Stored data entries:
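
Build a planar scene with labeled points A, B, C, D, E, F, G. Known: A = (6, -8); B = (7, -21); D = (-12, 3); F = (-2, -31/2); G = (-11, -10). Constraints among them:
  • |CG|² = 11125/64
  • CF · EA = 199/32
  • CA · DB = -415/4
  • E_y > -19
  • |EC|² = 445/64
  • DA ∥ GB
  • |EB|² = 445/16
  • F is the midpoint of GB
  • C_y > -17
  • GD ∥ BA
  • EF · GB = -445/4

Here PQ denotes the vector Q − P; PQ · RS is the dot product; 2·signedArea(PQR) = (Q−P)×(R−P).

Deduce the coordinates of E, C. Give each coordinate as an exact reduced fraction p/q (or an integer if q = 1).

C = (1/4, -135/8)
E = (5/2, -73/4)

1. E_x = 5/2  [line -18·x + 11·y + 983/4 = 0 ∩ |EB|² = 445/16]
2. E_y = -73/4  [line -18·x + 11·y + 983/4 = 0 ∩ |EB|² = 445/16]
   → E = (5/2, -73/4)
3. C_x = 1/4  [CA · DB = -415/4 ∩ CF · EA = 199/32]
4. C_y = -135/8  [CA · DB = -415/4 ∩ CF · EA = 199/32]
   → C = (1/4, -135/8)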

__REQUIREMENT__
Give back the records above, character for character.

__RESULT OF THIS TASK__
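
Build a planar scene with labeled points A, B, C, D, E, F, G. Known: A = (6, -8); B = (7, -21); D = (-12, 3); F = (-2, -31/2); G = (-11, -10). Constraints among them:
  • |CG|² = 11125/64
  • CF · EA = 199/32
  • CA · DB = -415/4
  • E_y > -19
  • |EC|² = 445/64
  • DA ∥ GB
  • |EB|² = 445/16
  • F is the midpoint of GB
  • C_y > -17
  • GD ∥ BA
  • EF · GB = -445/4

Here PQ denotes the vector Q − P; PQ · RS is the dot product; 2·signedArea(PQR) = (Q−P)×(R−P).

Deduce the coordinates of E, C. Give each coordinate as an exact reduced fraction p/q (or an integer if q = 1).

C = (1/4, -135/8)
E = (5/2, -73/4)

1. E_x = 5/2  [line -18·x + 11·y + 983/4 = 0 ∩ |EB|² = 445/16]
2. E_y = -73/4  [line -18·x + 11·y + 983/4 = 0 ∩ |EB|² = 445/16]
   → E = (5/2, -73/4)
3. C_x = 1/4  [CA · DB = -415/4 ∩ CF · EA = 199/32]
4. C_y = -135/8  [CA · DB = -415/4 ∩ CF · EA = 199/32]
   → C = (1/4, -135/8)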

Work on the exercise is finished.